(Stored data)
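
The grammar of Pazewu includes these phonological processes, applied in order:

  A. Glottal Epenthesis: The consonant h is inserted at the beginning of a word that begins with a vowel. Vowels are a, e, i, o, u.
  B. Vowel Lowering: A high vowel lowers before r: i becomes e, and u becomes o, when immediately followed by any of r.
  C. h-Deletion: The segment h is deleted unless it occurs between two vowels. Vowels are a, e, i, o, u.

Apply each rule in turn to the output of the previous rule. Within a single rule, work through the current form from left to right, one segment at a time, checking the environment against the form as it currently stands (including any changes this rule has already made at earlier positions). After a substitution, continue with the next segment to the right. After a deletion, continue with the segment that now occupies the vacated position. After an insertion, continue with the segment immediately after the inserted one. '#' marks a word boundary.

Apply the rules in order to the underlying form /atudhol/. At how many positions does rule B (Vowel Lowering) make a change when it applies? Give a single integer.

0

A Glottal Epenthesis: [atudhol] → [hatudhol]
B Vowel Lowering: no change — [hatudhol]
C h-Deletion: [hatudhol] → [atudol]
Rule B changed 0 position(s).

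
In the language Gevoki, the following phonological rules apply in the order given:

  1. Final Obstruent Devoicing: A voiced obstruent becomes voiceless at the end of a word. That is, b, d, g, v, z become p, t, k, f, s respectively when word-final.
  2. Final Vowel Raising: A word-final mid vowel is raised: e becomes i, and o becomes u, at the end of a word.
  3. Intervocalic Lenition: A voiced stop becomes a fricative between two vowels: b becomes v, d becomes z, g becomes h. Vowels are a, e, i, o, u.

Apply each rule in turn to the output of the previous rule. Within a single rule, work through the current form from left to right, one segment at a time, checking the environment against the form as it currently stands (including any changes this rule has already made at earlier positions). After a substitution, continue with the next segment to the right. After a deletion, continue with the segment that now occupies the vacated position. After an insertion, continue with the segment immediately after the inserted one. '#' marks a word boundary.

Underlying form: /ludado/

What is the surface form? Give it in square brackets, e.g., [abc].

[luzazu]

1 Final Obstruent Devoicing: no change — [ludado]
2 Final Vowel Raising: [ludado] → [ludadu]
3 Intervocalic Lenition: [ludadu] → [luzazu]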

» Task instructions
Every record above needs to be repeated word for word.

» Solution to this problem
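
The grammar of Pazewu includes these phonological processes, applied in order:

  A. Glottal Epenthesis: The consonant h is inserted at the beginning of a word that begins with a vowel. Vowels are a, e, i, o, u.
  B. Vowel Lowering: A high vowel lowers before r: i becomes e, and u becomes o, when immediately followed by any of r.
  C. h-Deletion: The segment h is deleted unless it occurs between two vowels. Vowels are a, e, i, o, u.

Apply each rule in turn to the output of the previous rule. Within a single rule, work through the current form from left to right, one segment at a time, checking the environment against the form as it currently stands (including any changes this rule has already made at earlier positions). After a substitution, continue with the next segment to the right. After a deletion, continue with the segment that now occupies the vacated position. After an insertion, continue with the segment immediately after the inserted one. '#' marks a word boundary.

Apply the rules in order to the underlying form /atudhol/. At how many positions does rule B (Vowel Lowering) make a change when it applies? Give a single integer.

0

A Glottal Epenthesis: [atudhol] → [hatudhol]
B Vowel Lowering: no change — [hatudhol]
C h-Deletion: [hatudhol] → [atudol]
Rule B changed 0 position(s).

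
In the language Gevoki, the following phonological rules apply in the order given:

  1. Final Obstruent Devoicing: A voiced obstruent becomes voiceless at the end of a word. That is, b, d, g, v, z become p, t, k, f, s respectively when word-final.
  2. Final Vowel Raising: A word-final mid vowel is raised: e becomes i, and o becomes u, at the end of a word.
  3. Intervocalic Lenition: A voiced stop becomes a fricative between two vowels: b becomes v, d becomes z, g becomes h. Vowels are a, e, i, o, u.

Apply each rule in turn to the output of the previous rule. Within a single rule, work through the current form from left to right, one segment at a time, checking the environment against the form as it currently stands (including any changes this rule has already made at earlier positions). After a substitution, continue with the next segment to the right. After a deletion, continue with the segment that now occupies the vacated position. After an insertion, continue with the segment immediately after the inserted one. '#' marks a word boundary.

Underlying form: /ludado/

What is the surface form? Give it in square brackets, e.g., [abc].

[luzazu]

1 Final Obstruent Devoicing: no change — [ludado]
2 Final Vowel Raising: [ludado] → [ludadu]
3 Intervocalic Lenition: [ludadu] → [luzazu]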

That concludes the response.